═════ INPUT DATA ═════

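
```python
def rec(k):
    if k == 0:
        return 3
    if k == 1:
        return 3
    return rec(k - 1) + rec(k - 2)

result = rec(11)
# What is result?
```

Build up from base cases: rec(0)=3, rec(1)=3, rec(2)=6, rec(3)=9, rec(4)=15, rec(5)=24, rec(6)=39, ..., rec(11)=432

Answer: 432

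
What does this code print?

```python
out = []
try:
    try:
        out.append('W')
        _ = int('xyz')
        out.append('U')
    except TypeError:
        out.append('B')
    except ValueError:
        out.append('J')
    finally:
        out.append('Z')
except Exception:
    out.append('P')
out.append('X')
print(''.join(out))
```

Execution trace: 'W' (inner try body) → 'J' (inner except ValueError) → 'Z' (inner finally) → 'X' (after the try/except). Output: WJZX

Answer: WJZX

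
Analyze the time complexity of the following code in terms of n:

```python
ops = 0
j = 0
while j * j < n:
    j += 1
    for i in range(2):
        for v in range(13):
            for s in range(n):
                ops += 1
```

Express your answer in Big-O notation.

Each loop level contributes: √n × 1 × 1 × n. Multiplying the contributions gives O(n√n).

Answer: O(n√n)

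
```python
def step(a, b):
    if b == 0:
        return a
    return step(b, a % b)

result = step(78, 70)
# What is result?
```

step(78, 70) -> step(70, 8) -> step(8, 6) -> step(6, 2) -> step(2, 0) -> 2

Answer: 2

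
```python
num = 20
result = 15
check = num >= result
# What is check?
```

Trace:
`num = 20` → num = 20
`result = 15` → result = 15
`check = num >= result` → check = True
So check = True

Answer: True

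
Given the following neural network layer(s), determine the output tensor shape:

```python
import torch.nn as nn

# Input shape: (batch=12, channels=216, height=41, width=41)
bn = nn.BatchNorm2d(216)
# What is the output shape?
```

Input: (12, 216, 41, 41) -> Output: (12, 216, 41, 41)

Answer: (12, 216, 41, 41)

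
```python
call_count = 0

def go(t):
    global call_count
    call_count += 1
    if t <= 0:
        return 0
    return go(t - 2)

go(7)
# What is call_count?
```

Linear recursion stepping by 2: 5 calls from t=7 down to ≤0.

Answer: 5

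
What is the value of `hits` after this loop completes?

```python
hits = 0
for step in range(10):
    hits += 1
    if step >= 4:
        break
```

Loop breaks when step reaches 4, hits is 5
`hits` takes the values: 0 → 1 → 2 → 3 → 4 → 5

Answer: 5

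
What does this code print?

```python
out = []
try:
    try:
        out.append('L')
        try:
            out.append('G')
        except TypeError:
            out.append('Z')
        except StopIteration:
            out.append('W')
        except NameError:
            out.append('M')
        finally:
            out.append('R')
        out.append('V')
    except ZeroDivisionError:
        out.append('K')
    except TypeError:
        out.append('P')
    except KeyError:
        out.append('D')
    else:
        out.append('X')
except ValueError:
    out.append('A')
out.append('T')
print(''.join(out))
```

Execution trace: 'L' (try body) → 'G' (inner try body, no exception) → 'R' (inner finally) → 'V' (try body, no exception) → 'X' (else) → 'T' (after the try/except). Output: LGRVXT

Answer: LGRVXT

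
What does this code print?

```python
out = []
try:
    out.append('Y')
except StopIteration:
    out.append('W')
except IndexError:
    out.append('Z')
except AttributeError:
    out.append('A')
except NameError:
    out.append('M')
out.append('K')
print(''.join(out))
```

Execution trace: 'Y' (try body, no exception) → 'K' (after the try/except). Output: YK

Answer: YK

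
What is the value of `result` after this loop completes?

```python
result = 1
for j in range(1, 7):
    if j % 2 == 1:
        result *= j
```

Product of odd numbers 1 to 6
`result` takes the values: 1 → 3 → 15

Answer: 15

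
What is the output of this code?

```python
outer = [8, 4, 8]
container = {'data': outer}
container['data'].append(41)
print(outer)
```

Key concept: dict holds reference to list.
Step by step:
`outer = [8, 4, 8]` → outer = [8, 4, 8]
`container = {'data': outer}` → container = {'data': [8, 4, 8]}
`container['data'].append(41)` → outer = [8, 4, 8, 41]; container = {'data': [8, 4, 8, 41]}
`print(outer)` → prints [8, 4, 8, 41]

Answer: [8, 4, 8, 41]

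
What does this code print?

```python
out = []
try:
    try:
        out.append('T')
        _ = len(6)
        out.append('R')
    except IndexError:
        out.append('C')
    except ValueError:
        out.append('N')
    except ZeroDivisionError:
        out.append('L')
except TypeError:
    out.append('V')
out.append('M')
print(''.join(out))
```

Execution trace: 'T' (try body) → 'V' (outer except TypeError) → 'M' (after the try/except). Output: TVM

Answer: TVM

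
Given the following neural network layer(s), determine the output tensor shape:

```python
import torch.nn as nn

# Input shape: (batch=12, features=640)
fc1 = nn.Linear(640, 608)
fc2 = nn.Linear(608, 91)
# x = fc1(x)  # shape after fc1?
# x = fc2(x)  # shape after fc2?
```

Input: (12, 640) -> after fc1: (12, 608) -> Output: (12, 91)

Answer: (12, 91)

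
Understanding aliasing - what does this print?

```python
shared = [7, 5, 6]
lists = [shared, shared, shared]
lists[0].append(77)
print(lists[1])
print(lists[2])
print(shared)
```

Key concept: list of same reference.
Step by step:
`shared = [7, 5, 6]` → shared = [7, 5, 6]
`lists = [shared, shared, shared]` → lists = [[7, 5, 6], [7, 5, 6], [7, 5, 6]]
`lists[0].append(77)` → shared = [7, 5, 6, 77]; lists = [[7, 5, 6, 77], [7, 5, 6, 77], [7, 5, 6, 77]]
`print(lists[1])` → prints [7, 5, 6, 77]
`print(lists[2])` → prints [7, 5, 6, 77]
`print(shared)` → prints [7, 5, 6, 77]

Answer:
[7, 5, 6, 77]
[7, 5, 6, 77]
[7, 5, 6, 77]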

═════

__PROBLEM STATEMENT__:
Count every line in the listing above where the string "StopIteration" occurs, and report the count and nothing more.

__EXERCISE ANSWER__:
2